TASK OBJECTIVE :: Up to the line containing "- Δp: pressure drop, SI units kg·m⁻¹·s⁻²", nothing is kept; from that line through the end of the data below, output every line exactly.

Collected data entries
┌────────

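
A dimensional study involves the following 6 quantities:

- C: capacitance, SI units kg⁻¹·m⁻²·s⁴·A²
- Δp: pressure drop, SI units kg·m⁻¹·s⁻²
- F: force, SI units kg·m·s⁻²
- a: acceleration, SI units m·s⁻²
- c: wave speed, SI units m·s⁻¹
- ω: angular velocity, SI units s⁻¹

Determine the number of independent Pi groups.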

└────────

OUTPUT OF THE EXERCISE ::
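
- Δp: pressure drop, SI units kg·m⁻¹·s⁻²
- F: force, SI units kg·m·s⁻²
- a: acceleration, SI units m·s⁻²
- c: wave speed, SI units m·s⁻¹
- ω: angular velocity, SI units s⁻¹

Determine the number of independent Pi groups.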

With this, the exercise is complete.